▶ _Task objective_
Copy exactly the lines of the data below that run from the line holding "Each line is" through the line holding "n0 | 16.6 Ω |", both ends included.

[Stored data]
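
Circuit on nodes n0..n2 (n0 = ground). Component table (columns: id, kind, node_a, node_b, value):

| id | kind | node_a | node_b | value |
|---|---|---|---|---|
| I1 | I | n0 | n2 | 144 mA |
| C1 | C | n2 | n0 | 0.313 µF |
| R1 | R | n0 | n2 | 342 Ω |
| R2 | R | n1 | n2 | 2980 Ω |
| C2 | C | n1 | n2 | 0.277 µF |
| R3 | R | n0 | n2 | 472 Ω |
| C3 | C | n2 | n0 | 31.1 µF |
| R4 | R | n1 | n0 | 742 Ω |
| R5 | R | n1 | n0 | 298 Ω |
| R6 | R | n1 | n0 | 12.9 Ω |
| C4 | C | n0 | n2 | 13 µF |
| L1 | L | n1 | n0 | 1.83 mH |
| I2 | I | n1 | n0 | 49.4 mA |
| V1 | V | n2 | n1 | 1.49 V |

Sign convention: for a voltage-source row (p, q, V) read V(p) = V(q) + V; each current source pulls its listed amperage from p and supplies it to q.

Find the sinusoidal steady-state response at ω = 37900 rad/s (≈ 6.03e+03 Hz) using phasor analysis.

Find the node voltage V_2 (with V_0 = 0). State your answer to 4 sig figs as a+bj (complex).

-0.006054-0.1304j V

Element admittances at ω=37900 rad/s:
  I1: injects 0.144 A into n2 (from n0)
  Y(C1) = 0.000+0.01186j S between n2,n0
  Y(R1) = 0.002924+0.000j S between n0,n2
  Y(R2) = 0.0003356+0.000j S between n1,n2
  Y(C2) = 0.000+0.01050j S between n1,n2
  Y(R3) = 0.002119+0.000j S between n0,n2
  Y(C3) = 0.000+1.179j S between n2,n0
  Y(R4) = 0.001348+0.000j S between n1,n0
  Y(R5) = 0.003356+0.000j S between n1,n0
  Y(R6) = 0.07752+0.000j S between n1,n0
  Y(C4) = 0.000+0.4927j S between n0,n2
  Y(L1) = 0.000-0.01442j S between n1,n0
  I2: injects 0.0494 A into n0 (from n1)
  V1: constraint V(n2)−V(n1) = 1.49
Assemble and solve the 3×3 MNA system:
  V(n1)=-1.496-0.1304j  V(n2)=-0.006054-0.1304j
  i(V1)=-0.07599-0.004795j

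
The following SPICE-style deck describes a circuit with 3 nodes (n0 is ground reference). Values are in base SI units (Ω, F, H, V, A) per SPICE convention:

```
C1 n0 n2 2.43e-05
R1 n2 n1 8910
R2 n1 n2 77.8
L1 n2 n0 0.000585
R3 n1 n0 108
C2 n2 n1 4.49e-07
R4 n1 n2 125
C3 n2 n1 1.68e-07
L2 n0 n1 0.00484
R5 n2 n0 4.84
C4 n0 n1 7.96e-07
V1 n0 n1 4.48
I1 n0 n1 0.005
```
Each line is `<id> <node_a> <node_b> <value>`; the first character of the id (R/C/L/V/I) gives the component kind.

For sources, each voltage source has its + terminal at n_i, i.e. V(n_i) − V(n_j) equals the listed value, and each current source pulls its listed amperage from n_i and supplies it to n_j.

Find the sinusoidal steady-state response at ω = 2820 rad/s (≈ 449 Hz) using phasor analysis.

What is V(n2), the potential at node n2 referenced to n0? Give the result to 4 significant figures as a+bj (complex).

-0.05073-0.1537j V

Element admittances at ω=2820 rad/s:
  Y(C1) = 0.000+0.06853j S between n0,n2
  Y(R1) = 0.0001122+0.000j S between n2,n1
  Y(R2) = 0.01285+0.000j S between n1,n2
  Y(L1) = 0.000-0.6062j S between n2,n0
  Y(R3) = 0.009259+0.000j S between n1,n0
  Y(C2) = 0.000+0.001266j S between n2,n1
  Y(R4) = 0.008000+0.000j S between n1,n2
  Y(C3) = 0.000+0.0004738j S between n2,n1
  Y(L2) = 0.000-0.07327j S between n0,n1
  Y(R5) = 0.2066+0.000j S between n2,n0
  Y(C4) = 0.000+0.002245j S between n0,n1
  V1: constraint V(n0)−V(n1) = 4.48
  I1: injects 0.005 A into n1 (from n0)
Assemble and solve the 3×3 MNA system:
  V(n1)=-4.480+0.000j  V(n2)=-0.05073-0.1537j
  i(V1)=-0.1396+0.3137j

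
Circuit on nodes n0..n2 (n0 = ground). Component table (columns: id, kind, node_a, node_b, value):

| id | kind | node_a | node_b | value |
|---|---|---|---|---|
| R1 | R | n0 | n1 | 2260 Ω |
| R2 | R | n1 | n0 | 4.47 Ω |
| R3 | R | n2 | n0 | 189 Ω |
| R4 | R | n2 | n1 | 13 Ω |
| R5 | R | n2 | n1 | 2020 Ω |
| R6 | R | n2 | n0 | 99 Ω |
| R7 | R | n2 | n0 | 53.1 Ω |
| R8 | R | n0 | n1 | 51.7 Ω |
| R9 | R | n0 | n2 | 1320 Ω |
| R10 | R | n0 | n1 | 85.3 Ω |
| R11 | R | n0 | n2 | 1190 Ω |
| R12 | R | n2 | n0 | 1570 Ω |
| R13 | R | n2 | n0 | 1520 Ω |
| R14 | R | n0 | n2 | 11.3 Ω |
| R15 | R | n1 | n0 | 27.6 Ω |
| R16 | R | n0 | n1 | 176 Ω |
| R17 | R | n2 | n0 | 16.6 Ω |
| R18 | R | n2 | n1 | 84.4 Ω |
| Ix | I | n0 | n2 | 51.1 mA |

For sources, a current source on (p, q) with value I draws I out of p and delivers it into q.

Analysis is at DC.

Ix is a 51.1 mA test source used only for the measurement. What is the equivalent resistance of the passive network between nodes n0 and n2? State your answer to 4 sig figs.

R_eq = 3.929 Ω

MNA unknowns: 2 node voltages V₁..V_2
R1: Y=0.0004425 on G[0,1]
R2: Y=0.2237 on G[1,0]
R3: Y=0.005291 on G[2,0]
R4: Y=0.07692 on G[2,1]
R5: Y=0.0004950 on G[2,1]
R6: Y=0.01010 on G[2,0]
R7: Y=0.01883 on G[2,0]
R8: Y=0.01934 on G[0,1]
R9: Y=0.0007576 on G[0,2]
R10: Y=0.01172 on G[0,1]
R11: Y=0.0008403 on G[0,2]
R12: Y=0.0006369 on G[2,0]
R13: Y=0.0006579 on G[2,0]
R14: Y=0.08850 on G[0,2]
R15: Y=0.03623 on G[1,0]
R16: Y=0.005682 on G[0,1]
R17: Y=0.06024 on G[2,0]
R18: Y=0.01185 on G[2,1]
Ix: z[0]−=0.0511, z[2]+=0.0511
solve → V1=0.04639, V2=0.2008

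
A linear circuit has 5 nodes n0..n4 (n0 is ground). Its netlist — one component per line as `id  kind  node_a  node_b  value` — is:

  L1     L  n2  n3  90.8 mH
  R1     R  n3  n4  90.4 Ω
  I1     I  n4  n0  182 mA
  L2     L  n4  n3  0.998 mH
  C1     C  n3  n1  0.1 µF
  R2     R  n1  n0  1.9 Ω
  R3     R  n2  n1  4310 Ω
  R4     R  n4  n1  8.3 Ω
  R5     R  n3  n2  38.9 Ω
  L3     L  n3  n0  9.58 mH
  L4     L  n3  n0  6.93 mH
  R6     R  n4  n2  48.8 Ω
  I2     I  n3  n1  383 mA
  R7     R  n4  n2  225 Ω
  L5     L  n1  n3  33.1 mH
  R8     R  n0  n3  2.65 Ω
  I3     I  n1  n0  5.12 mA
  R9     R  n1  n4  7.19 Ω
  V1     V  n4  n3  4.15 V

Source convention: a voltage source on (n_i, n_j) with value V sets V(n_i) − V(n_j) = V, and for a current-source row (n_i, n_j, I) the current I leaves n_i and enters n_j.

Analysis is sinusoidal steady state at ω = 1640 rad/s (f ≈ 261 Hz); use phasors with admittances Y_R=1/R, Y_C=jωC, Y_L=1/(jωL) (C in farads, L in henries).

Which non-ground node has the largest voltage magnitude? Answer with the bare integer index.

4

Element admittances at ω=1640 rad/s:
  Y(L1) = 0.000-0.006715j S between n2,n3
  Y(R1) = 0.01106+0.000j S between n3,n4
  I1: injects 0.182 A into n0 (from n4)
  Y(L2) = 0.000-0.6110j S between n4,n3
  Y(C1) = 0.000+0.0001640j S between n3,n1
  Y(R2) = 0.5263+0.000j S between n1,n0
  Y(R3) = 0.0002320+0.000j S between n2,n1
  Y(R4) = 0.1205+0.000j S between n4,n1
  Y(R5) = 0.02571+0.000j S between n3,n2
  Y(L3) = 0.000-0.06365j S between n3,n0
  Y(L4) = 0.000-0.08799j S between n3,n0
  Y(R6) = 0.02049+0.000j S between n4,n2
  I2: injects 0.383 A into n1 (from n3)
  Y(R7) = 0.004444+0.000j S between n4,n2
  Y(L5) = 0.000-0.01842j S between n1,n3
  Y(R8) = 0.3774+0.000j S between n0,n3
  I3: injects 0.00512 A into n0 (from n1)
  Y(R9) = 0.1391+0.000j S between n1,n4
  V1: constraint V(n4)−V(n3) = 4.15
Assemble and solve the 5×5 MNA system:
  V(n1)=1.202-0.1257j  V(n2)=0.08173-0.3329j  V(n3)=-1.931-0.6008j  V(n4)=2.219-0.6008j
  i(V1)=-0.5450+2.666j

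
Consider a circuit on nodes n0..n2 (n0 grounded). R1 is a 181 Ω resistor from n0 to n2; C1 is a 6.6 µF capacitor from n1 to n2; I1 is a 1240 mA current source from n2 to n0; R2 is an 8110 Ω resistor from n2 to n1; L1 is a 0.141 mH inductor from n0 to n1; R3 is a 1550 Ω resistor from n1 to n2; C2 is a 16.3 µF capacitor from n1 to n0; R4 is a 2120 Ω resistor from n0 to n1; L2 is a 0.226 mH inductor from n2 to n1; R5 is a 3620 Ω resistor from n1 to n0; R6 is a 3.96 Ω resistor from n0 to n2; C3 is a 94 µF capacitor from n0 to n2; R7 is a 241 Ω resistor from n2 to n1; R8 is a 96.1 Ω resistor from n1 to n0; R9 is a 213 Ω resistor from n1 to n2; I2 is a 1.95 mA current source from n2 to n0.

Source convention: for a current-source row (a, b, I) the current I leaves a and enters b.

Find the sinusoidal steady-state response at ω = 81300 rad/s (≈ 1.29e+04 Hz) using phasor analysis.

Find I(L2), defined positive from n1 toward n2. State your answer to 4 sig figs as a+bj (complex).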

▶ _Output_
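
Each line is `<id> <node_a> <node_b> <value>`; the first character of the id (R/C/L/V/I) gives the component kind.

For sources, each voltage source has its + terminal at n_i, i.e. V(n_i) − V(n_j) equals the listed value, and each current source pulls its listed amperage from n_i and supplies it to n_j.

Find the sinusoidal steady-state response at ω = 2820 rad/s (≈ 449 Hz) using phasor analysis.

What is V(n2), the potential at node n2 referenced to n0? Give the result to 4 significant figures as a+bj (complex).

-0.05073-0.1537j V

Element admittances at ω=2820 rad/s:
  Y(C1) = 0.000+0.06853j S between n0,n2
  Y(R1) = 0.0001122+0.000j S between n2,n1
  Y(R2) = 0.01285+0.000j S between n1,n2
  Y(L1) = 0.000-0.6062j S between n2,n0
  Y(R3) = 0.009259+0.000j S between n1,n0
  Y(C2) = 0.000+0.001266j S between n2,n1
  Y(R4) = 0.008000+0.000j S between n1,n2
  Y(C3) = 0.000+0.0004738j S between n2,n1
  Y(L2) = 0.000-0.07327j S between n0,n1
  Y(R5) = 0.2066+0.000j S between n2,n0
  Y(C4) = 0.000+0.002245j S between n0,n1
  V1: constraint V(n0)−V(n1) = 4.48
  I1: injects 0.005 A into n1 (from n0)
Assemble and solve the 3×3 MNA system:
  V(n1)=-4.480+0.000j  V(n2)=-0.05073-0.1537j
  i(V1)=-0.1396+0.3137j

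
Circuit on nodes n0..n2 (n0 = ground). Component table (columns: id, kind, node_a, node_b, value):

| id | kind | node_a | node_b | value |
|---|---|---|---|---|
| R1 | R | n0 | n1 | 2260 Ω |
| R2 | R | n1 | n0 | 4.47 Ω |
| R3 | R | n2 | n0 | 189 Ω |
| R4 | R | n2 | n1 | 13 Ω |
| R5 | R | n2 | n1 | 2020 Ω |
| R6 | R | n2 | n0 | 99 Ω |
| R7 | R | n2 | n0 | 53.1 Ω |
| R8 | R | n0 | n1 | 51.7 Ω |
| R9 | R | n0 | n2 | 1320 Ω |
| R10 | R | n0 | n1 | 85.3 Ω |
| R11 | R | n0 | n2 | 1190 Ω |
| R12 | R | n2 | n0 | 1570 Ω |
| R13 | R | n2 | n0 | 1520 Ω |
| R14 | R | n0 | n2 | 11.3 Ω |
| R15 | R | n1 | n0 | 27.6 Ω |
| R16 | R | n0 | n1 | 176 Ω |
| R17 | R | n2 | n0 | 16.6 Ω |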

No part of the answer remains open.